◆ THE PROBLEM: Every entry needs to be printed exactly, please.

◆ EXERCISE MATERIAL:
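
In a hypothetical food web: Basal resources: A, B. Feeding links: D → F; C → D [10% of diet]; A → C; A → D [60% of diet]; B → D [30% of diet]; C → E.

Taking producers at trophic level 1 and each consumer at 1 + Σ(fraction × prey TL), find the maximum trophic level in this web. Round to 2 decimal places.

C: 1 + 1 = 2
D: 1 + (0.1×2 + 0.3×1 + 0.6×1) = 2.1
E: 1 + 2 = 3
F: 1 + 2.1 = 3.1

3.10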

◆ TASK OUTPUT:
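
In a hypothetical food web: Basal resources: A, B. Feeding links: D → F; C → D [10% of diet]; A → C; A → D [60% of diet]; B → D [30% of diet]; C → E.

Taking producers at trophic level 1 and each consumer at 1 + Σ(fraction × prey TL), find the maximum trophic level in this web. Round to 2 decimal places.

C: 1 + 1 = 2
D: 1 + (0.1×2 + 0.3×1 + 0.6×1) = 2.1
E: 1 + 2 = 3
F: 1 + 2.1 = 3.1

3.10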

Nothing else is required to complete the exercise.